• _EXERCISE INSTRUCTIONS_: Print every entry below again. Nothing may differ from the original.

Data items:
■ ■ ■ ■ ■ ■ ■
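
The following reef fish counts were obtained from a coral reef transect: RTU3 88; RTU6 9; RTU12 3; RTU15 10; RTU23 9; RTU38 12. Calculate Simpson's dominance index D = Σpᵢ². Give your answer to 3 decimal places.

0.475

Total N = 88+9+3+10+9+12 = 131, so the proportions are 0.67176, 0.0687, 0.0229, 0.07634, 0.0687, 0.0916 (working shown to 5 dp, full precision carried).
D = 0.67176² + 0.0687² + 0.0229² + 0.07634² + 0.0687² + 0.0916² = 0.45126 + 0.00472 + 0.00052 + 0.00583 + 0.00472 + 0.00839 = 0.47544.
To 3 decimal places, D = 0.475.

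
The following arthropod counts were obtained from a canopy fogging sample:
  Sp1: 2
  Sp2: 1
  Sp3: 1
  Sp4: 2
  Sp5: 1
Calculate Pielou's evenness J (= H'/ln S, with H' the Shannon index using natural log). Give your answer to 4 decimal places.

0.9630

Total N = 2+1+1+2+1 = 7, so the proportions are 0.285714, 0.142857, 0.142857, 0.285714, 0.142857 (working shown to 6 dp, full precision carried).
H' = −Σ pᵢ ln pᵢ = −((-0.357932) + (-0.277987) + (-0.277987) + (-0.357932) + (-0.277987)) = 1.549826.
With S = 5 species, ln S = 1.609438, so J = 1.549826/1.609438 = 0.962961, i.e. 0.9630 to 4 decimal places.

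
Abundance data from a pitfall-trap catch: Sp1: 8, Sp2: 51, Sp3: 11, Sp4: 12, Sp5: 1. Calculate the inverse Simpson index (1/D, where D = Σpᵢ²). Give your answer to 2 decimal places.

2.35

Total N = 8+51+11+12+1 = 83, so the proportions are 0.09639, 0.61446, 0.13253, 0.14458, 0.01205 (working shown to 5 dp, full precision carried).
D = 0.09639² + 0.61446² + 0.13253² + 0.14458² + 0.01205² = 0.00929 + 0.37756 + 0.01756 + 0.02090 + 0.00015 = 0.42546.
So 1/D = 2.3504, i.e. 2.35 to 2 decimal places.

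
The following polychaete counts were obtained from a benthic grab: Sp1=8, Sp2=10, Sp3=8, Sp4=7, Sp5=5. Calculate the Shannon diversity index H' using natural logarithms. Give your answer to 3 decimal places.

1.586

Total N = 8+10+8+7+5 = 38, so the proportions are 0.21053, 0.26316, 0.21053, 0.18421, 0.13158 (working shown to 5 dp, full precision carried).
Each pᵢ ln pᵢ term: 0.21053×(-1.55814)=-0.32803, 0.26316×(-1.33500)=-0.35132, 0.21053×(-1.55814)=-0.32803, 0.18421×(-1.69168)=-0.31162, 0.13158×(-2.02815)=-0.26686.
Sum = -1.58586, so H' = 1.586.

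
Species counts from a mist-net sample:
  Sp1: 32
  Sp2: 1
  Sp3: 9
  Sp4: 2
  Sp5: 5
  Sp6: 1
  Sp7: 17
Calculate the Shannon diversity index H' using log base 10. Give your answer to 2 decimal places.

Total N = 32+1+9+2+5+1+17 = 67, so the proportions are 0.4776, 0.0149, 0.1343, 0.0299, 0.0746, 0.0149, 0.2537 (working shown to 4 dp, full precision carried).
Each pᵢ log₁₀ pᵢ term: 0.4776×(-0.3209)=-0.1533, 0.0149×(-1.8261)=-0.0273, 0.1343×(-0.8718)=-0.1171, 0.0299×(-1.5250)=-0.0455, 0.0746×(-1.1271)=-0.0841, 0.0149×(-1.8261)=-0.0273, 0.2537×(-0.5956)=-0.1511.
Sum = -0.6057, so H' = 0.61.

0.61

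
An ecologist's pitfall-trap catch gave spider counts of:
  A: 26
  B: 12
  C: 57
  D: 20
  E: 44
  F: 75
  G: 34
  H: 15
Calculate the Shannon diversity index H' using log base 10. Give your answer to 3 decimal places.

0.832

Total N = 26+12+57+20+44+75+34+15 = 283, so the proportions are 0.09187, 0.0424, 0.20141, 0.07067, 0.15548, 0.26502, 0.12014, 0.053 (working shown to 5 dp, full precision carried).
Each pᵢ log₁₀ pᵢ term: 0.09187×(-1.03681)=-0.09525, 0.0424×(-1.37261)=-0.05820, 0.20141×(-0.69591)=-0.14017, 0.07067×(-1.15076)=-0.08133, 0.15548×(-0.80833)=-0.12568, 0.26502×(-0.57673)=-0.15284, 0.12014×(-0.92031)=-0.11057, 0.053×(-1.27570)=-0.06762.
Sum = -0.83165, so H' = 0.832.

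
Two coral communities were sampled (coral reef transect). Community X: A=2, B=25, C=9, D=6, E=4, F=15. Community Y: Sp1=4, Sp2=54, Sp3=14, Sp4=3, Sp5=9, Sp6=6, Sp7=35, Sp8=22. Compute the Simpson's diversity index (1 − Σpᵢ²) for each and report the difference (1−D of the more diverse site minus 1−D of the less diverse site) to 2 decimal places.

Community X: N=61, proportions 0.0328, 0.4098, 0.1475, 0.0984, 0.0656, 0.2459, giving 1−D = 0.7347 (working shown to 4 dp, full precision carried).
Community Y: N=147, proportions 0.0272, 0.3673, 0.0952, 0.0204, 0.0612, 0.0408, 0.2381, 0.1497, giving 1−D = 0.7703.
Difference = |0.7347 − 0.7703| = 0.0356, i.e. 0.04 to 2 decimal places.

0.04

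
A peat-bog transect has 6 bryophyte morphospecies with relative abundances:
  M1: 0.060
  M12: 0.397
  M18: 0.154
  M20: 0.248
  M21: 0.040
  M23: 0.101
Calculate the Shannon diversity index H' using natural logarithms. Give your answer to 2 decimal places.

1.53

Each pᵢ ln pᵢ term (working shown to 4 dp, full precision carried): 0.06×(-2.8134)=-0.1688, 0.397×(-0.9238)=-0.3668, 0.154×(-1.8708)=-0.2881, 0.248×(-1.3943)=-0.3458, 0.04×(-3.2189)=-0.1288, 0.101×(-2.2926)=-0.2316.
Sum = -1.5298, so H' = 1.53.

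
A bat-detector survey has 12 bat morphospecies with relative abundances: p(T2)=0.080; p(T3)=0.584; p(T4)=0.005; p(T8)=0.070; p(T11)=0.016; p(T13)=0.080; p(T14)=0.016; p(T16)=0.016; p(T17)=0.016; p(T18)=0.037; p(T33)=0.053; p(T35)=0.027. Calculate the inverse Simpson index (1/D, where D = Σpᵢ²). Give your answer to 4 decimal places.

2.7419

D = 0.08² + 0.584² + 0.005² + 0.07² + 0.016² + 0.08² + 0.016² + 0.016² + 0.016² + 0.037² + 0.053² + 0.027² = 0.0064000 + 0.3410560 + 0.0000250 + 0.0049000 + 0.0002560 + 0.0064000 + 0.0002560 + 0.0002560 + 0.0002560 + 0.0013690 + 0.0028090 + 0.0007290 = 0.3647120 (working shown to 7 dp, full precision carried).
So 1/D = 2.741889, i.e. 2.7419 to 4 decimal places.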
■ ■ ■ ■ ■ ■ ■
• _OUTPUT BELOW_:
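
The following reef fish counts were obtained from a coral reef transect: RTU3 88; RTU6 9; RTU12 3; RTU15 10; RTU23 9; RTU38 12. Calculate Simpson's dominance index D = Σpᵢ². Give your answer to 3 decimal places.

0.475

Total N = 88+9+3+10+9+12 = 131, so the proportions are 0.67176, 0.0687, 0.0229, 0.07634, 0.0687, 0.0916 (working shown to 5 dp, full precision carried).
D = 0.67176² + 0.0687² + 0.0229² + 0.07634² + 0.0687² + 0.0916² = 0.45126 + 0.00472 + 0.00052 + 0.00583 + 0.00472 + 0.00839 = 0.47544.
To 3 decimal places, D = 0.475.

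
The following arthropod counts were obtained from a canopy fogging sample:
  Sp1: 2
  Sp2: 1
  Sp3: 1
  Sp4: 2
  Sp5: 1
Calculate Pielou's evenness J (= H'/ln S, with H' the Shannon index using natural log). Give your answer to 4 decimal places.

0.9630

Total N = 2+1+1+2+1 = 7, so the proportions are 0.285714, 0.142857, 0.142857, 0.285714, 0.142857 (working shown to 6 dp, full precision carried).
H' = −Σ pᵢ ln pᵢ = −((-0.357932) + (-0.277987) + (-0.277987) + (-0.357932) + (-0.277987)) = 1.549826.
With S = 5 species, ln S = 1.609438, so J = 1.549826/1.609438 = 0.962961, i.e. 0.9630 to 4 decimal places.

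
Abundance data from a pitfall-trap catch: Sp1: 8, Sp2: 51, Sp3: 11, Sp4: 12, Sp5: 1. Calculate the inverse Simpson index (1/D, where D = Σpᵢ²). Give your answer to 2 decimal places.

2.35

Total N = 8+51+11+12+1 = 83, so the proportions are 0.09639, 0.61446, 0.13253, 0.14458, 0.01205 (working shown to 5 dp, full precision carried).
D = 0.09639² + 0.61446² + 0.13253² + 0.14458² + 0.01205² = 0.00929 + 0.37756 + 0.01756 + 0.02090 + 0.00015 = 0.42546.
So 1/D = 2.3504, i.e. 2.35 to 2 decimal places.

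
The following polychaete counts were obtained from a benthic grab: Sp1=8, Sp2=10, Sp3=8, Sp4=7, Sp5=5. Calculate the Shannon diversity index H' using natural logarithms. Give your answer to 3 decimal places.

1.586

Total N = 8+10+8+7+5 = 38, so the proportions are 0.21053, 0.26316, 0.21053, 0.18421, 0.13158 (working shown to 5 dp, full precision carried).
Each pᵢ ln pᵢ term: 0.21053×(-1.55814)=-0.32803, 0.26316×(-1.33500)=-0.35132, 0.21053×(-1.55814)=-0.32803, 0.18421×(-1.69168)=-0.31162, 0.13158×(-2.02815)=-0.26686.
Sum = -1.58586, so H' = 1.586.

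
Species counts from a mist-net sample:
  Sp1: 32
  Sp2: 1
  Sp3: 9
  Sp4: 2
  Sp5: 5
  Sp6: 1
  Sp7: 17
Calculate the Shannon diversity index H' using log base 10. Give your answer to 2 decimal places.

Total N = 32+1+9+2+5+1+17 = 67, so the proportions are 0.4776, 0.0149, 0.1343, 0.0299, 0.0746, 0.0149, 0.2537 (working shown to 4 dp, full precision carried).
Each pᵢ log₁₀ pᵢ term: 0.4776×(-0.3209)=-0.1533, 0.0149×(-1.8261)=-0.0273, 0.1343×(-0.8718)=-0.1171, 0.0299×(-1.5250)=-0.0455, 0.0746×(-1.1271)=-0.0841, 0.0149×(-1.8261)=-0.0273, 0.2537×(-0.5956)=-0.1511.
Sum = -0.6057, so H' = 0.61.

0.61

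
An ecologist's pitfall-trap catch gave spider counts of:
  A: 26
  B: 12
  C: 57
  D: 20
  E: 44
  F: 75
  G: 34
  H: 15
Calculate the Shannon diversity index H' using log base 10. Give your answer to 3 decimal places.

0.832

Total N = 26+12+57+20+44+75+34+15 = 283, so the proportions are 0.09187, 0.0424, 0.20141, 0.07067, 0.15548, 0.26502, 0.12014, 0.053 (working shown to 5 dp, full precision carried).
Each pᵢ log₁₀ pᵢ term: 0.09187×(-1.03681)=-0.09525, 0.0424×(-1.37261)=-0.05820, 0.20141×(-0.69591)=-0.14017, 0.07067×(-1.15076)=-0.08133, 0.15548×(-0.80833)=-0.12568, 0.26502×(-0.57673)=-0.15284, 0.12014×(-0.92031)=-0.11057, 0.053×(-1.27570)=-0.06762.
Sum = -0.83165, so H' = 0.832.

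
Two coral communities were sampled (coral reef transect). Community X: A=2, B=25, C=9, D=6, E=4, F=15. Community Y: Sp1=4, Sp2=54, Sp3=14, Sp4=3, Sp5=9, Sp6=6, Sp7=35, Sp8=22. Compute the Simpson's diversity index (1 − Σpᵢ²) for each and report the difference (1−D of the more diverse site minus 1−D of the less diverse site) to 2 decimal places.

Community X: N=61, proportions 0.0328, 0.4098, 0.1475, 0.0984, 0.0656, 0.2459, giving 1−D = 0.7347 (working shown to 4 dp, full precision carried).
Community Y: N=147, proportions 0.0272, 0.3673, 0.0952, 0.0204, 0.0612, 0.0408, 0.2381, 0.1497, giving 1−D = 0.7703.
Difference = |0.7347 − 0.7703| = 0.0356, i.e. 0.04 to 2 decimal places.

0.04

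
A peat-bog transect has 6 bryophyte morphospecies with relative abundances:
  M1: 0.060
  M12: 0.397
  M18: 0.154
  M20: 0.248
  M21: 0.040
  M23: 0.101
Calculate the Shannon diversity index H' using natural logarithms. Give your answer to 2 decimal places.

1.53

Each pᵢ ln pᵢ term (working shown to 4 dp, full precision carried): 0.06×(-2.8134)=-0.1688, 0.397×(-0.9238)=-0.3668, 0.154×(-1.8708)=-0.2881, 0.248×(-1.3943)=-0.3458, 0.04×(-3.2189)=-0.1288, 0.101×(-2.2926)=-0.2316.
Sum = -1.5298, so H' = 1.53.

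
A bat-detector survey has 12 bat morphospecies with relative abundances: p(T2)=0.080; p(T3)=0.584; p(T4)=0.005; p(T8)=0.070; p(T11)=0.016; p(T13)=0.080; p(T14)=0.016; p(T16)=0.016; p(T17)=0.016; p(T18)=0.037; p(T33)=0.053; p(T35)=0.027. Calculate the inverse Simpson index (1/D, where D = Σpᵢ²). Give your answer to 4 decimal places.

2.7419

D = 0.08² + 0.584² + 0.005² + 0.07² + 0.016² + 0.08² + 0.016² + 0.016² + 0.016² + 0.037² + 0.053² + 0.027² = 0.0064000 + 0.3410560 + 0.0000250 + 0.0049000 + 0.0002560 + 0.0064000 + 0.0002560 + 0.0002560 + 0.0002560 + 0.0013690 + 0.0028090 + 0.0007290 = 0.3647120 (working shown to 7 dp, full precision carried).
So 1/D = 2.741889, i.e. 2.7419 to 4 decimal places.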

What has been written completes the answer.